EXERCISE AIM:
Please give back, word for word, only the lines starting at the one containing "Is this grammar" and ending at the one containing "Exactly one of" within the material below.

[[ RECORDED DATA open ]]

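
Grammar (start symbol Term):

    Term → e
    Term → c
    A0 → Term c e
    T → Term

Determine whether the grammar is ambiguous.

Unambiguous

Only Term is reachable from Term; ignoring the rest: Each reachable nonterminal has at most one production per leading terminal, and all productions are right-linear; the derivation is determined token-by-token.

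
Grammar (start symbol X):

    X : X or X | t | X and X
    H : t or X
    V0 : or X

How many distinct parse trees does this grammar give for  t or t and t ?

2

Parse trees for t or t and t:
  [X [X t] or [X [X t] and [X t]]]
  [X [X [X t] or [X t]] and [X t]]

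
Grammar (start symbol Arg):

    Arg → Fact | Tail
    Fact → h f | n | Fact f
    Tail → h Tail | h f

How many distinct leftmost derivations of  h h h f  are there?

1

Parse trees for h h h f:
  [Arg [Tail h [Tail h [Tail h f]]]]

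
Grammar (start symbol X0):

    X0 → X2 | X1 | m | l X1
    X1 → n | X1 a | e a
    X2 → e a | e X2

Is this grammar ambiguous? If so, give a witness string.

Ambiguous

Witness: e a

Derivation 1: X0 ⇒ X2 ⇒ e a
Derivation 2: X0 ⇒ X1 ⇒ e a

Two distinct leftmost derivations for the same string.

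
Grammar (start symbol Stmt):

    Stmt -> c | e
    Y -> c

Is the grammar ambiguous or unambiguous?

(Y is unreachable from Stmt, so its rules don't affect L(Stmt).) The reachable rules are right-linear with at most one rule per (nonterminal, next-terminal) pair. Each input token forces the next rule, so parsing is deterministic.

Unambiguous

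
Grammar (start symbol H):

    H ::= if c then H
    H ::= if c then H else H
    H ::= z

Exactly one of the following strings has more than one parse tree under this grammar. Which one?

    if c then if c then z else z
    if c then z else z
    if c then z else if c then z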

[[ RECORDED DATA closed ]]

EXERCISE OUTPUT:
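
Is this grammar ambiguous? If so, give a witness string.

Ambiguous

Witness: e a

Derivation 1: X0 ⇒ X2 ⇒ e a
Derivation 2: X0 ⇒ X1 ⇒ e a

Two distinct leftmost derivations for the same string.

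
Grammar (start symbol Stmt):

    Stmt -> c | e
    Y -> c

Is the grammar ambiguous or unambiguous?

(Y is unreachable from Stmt, so its rules don't affect L(Stmt).) The reachable rules are right-linear with at most one rule per (nonterminal, next-terminal) pair. Each input token forces the next rule, so parsing is deterministic.

Unambiguous

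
Grammar (start symbol H):

    H ::= if c then H
    H ::= if c then H else H
    H ::= z

Exactly one of the following strings has more than one parse tree under this grammar. Which one?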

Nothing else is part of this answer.